_EXERCISE BRIEF:_ Because the lines must stay identical, write out the data without changing anything.

_GIVEN RECORDS:_
○ ○ ○ ○

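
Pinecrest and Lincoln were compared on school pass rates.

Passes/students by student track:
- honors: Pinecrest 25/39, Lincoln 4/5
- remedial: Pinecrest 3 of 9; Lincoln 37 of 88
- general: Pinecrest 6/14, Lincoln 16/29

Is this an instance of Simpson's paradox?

Yes

Honors: Pinecrest 25/39 = 64.1%, Lincoln 4/5 = 80.0% → Lincoln
Remedial: Pinecrest 3/9 = 33.3%, Lincoln 37/88 = 42.0% → Lincoln
General: Pinecrest 6/14 = 42.9%, Lincoln 16/29 = 55.2% → Lincoln
Overall: Pinecrest 34/62 = 54.8%, Lincoln 57/122 = 46.7% → Pinecrest
Lincoln wins each student group but Pinecrest wins overall — the comparison reverses. Lincoln's students skew toward remedial, which has a lower base rate.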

○ ○ ○ ○

_OUTPUT FOR THIS TASK:_
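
Pinecrest and Lincoln were compared on school pass rates.

Passes/students by student track:
- honors: Pinecrest 25/39, Lincoln 4/5
- remedial: Pinecrest 3 of 9; Lincoln 37 of 88
- general: Pinecrest 6/14, Lincoln 16/29

Is this an instance of Simpson's paradox?

Yes

Honors: Pinecrest 25/39 = 64.1%, Lincoln 4/5 = 80.0% → Lincoln
Remedial: Pinecrest 3/9 = 33.3%, Lincoln 37/88 = 42.0% → Lincoln
General: Pinecrest 6/14 = 42.9%, Lincoln 16/29 = 55.2% → Lincoln
Overall: Pinecrest 34/62 = 54.8%, Lincoln 57/122 = 46.7% → Pinecrest
Lincoln wins each student group but Pinecrest wins overall — the comparison reverses. Lincoln's students skew toward remedial, which has a lower base rate.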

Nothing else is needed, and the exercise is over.